[Problem to work on] Only the lines holding "symbols" are wanted. Copy every one from the records below.

*** Recorded information ***

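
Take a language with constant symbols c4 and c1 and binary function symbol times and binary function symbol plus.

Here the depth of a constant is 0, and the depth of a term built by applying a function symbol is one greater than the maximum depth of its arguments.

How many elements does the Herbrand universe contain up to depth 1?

Write N_k for the number of ground terms of depth ≤ k. A term of depth ≤ k is either a constant or a function symbol applied to arguments of depth ≤ k−1, so N_k = 2 + N_{k-1}^2 + N_{k-1}^2.
N_0 = 2
N_1 = 2 + 2^2 + 2^2 = 10
Explicitly: c4, c1, times(c4, c4), times(c4, c1), times(c1, c4), times(c1, c1), plus(c4, c4), plus(c4, c1), plus(c1, c4), plus(c1, c1).

10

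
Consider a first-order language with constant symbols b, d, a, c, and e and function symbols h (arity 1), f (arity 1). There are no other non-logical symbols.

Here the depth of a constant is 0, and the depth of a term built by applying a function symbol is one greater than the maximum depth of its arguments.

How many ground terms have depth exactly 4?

Let N_k = |{terms of depth ≤ k}|. Then N_0 = 5 and N_k = 5 + N_{k-1} + N_{k-1} for k ≥ 1 (one summand per function symbol, arity giving the exponent).
N_0 = 5
N_1 = 5 + 5 + 5 = 15
N_2 = 5 + 15 + 15 = 35
N_3 = 5 + 35 + 35 = 75
N_4 = 5 + 75 + 75 = 155
Terms of depth exactly 4: N_4 − N_3 = 155 − 75 = 80.

80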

*** End of Recorded information ***

[Exercise response]
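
Take a language with constant symbols c4 and c1 and binary function symbol times and binary function symbol plus.
Consider a first-order language with constant symbols b, d, a, c, and e and function symbols h (arity 1), f (arity 1). There are no other non-logical symbols.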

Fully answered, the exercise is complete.